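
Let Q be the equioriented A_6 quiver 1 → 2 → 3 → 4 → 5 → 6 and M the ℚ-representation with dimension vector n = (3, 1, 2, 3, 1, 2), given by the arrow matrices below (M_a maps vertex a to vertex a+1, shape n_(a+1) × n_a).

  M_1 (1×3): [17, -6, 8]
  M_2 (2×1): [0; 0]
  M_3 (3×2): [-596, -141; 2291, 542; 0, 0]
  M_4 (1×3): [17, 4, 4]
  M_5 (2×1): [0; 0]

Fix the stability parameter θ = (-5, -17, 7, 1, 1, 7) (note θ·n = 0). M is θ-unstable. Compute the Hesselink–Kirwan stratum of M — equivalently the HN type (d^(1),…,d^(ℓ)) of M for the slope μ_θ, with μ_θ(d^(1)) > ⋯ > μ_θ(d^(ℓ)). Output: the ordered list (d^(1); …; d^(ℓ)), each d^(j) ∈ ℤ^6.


Barcode: M ≅ I[1,1]^2, I[1,2], I[3,4], I[3,5], I[4,4], I[6,6]^2. HN layers by μ_θ (6 steps, strictly decreasing):
  μ^(1)=7; μ^(2)=4; μ^(3)=3; μ^(4)=1; μ^(5)=-5; μ^(6)=-11

((0, 0, 0, 0, 0, 2); (0, 0, 1, 1, 0, 0); (0, 0, 1, 1, 1, 0); (0, 0, 0, 1, 0, 0); (2, 0, 0, 0, 0, 0); (1, 1, 0, 0, 0, 0))


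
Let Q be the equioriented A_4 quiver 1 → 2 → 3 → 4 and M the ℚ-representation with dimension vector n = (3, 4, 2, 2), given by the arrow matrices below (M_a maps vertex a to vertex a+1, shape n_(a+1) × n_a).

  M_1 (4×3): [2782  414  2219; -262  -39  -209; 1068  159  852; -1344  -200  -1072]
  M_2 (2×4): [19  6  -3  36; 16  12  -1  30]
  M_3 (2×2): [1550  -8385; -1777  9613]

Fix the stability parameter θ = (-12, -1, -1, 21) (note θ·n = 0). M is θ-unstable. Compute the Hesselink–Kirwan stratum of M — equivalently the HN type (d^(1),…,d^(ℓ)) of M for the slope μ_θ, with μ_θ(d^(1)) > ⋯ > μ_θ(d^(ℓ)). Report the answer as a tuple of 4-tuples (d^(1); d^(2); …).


Interval decomposition of M: I[1,1], I[1,4]^2, I[2,2]^2.
HN type (ℓ=3): μ^(1)=21; μ^(2)=-1; μ^(3)=-12

((0, 0, 0, 2); (0, 4, 2, 0); (3, 0, 0, 0))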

──────

▶ [Your task]: Output all of the data again, exactly.

▶ [Written response]:
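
Let Q be the equioriented A_6 quiver 1 → 2 → 3 → 4 → 5 → 6 and M the ℚ-representation with dimension vector n = (3, 1, 2, 3, 1, 2), given by the arrow matrices below (M_a maps vertex a to vertex a+1, shape n_(a+1) × n_a).

  M_1 (1×3): [17, -6, 8]
  M_2 (2×1): [0; 0]
  M_3 (3×2): [-596, -141; 2291, 542; 0, 0]
  M_4 (1×3): [17, 4, 4]
  M_5 (2×1): [0; 0]

Fix the stability parameter θ = (-5, -17, 7, 1, 1, 7) (note θ·n = 0). M is θ-unstable. Compute the Hesselink–Kirwan stratum of M — equivalently the HN type (d^(1),…,d^(ℓ)) of M for the slope μ_θ, with μ_θ(d^(1)) > ⋯ > μ_θ(d^(ℓ)). Output: the ordered list (d^(1); …; d^(ℓ)), each d^(j) ∈ ℤ^6.


Barcode: M ≅ I[1,1]^2, I[1,2], I[3,4], I[3,5], I[4,4], I[6,6]^2. HN layers by μ_θ (6 steps, strictly decreasing):
  μ^(1)=7; μ^(2)=4; μ^(3)=3; μ^(4)=1; μ^(5)=-5; μ^(6)=-11

((0, 0, 0, 0, 0, 2); (0, 0, 1, 1, 0, 0); (0, 0, 1, 1, 1, 0); (0, 0, 0, 1, 0, 0); (2, 0, 0, 0, 0, 0); (1, 1, 0, 0, 0, 0))


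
Let Q be the equioriented A_4 quiver 1 → 2 → 3 → 4 and M the ℚ-representation with dimension vector n = (3, 4, 2, 2), given by the arrow matrices below (M_a maps vertex a to vertex a+1, shape n_(a+1) × n_a).

  M_1 (4×3): [2782  414  2219; -262  -39  -209; 1068  159  852; -1344  -200  -1072]
  M_2 (2×4): [19  6  -3  36; 16  12  -1  30]
  M_3 (2×2): [1550  -8385; -1777  9613]

Fix the stability parameter θ = (-12, -1, -1, 21) (note θ·n = 0). M is θ-unstable. Compute the Hesselink–Kirwan stratum of M — equivalently the HN type (d^(1),…,d^(ℓ)) of M for the slope μ_θ, with μ_θ(d^(1)) > ⋯ > μ_θ(d^(ℓ)). Report the answer as a tuple of 4-tuples (d^(1); d^(2); …).


Interval decomposition of M: I[1,1], I[1,4]^2, I[2,2]^2.
HN type (ℓ=3): μ^(1)=21; μ^(2)=-1; μ^(3)=-12

((0, 0, 0, 2); (0, 4, 2, 0); (3, 0, 0, 0))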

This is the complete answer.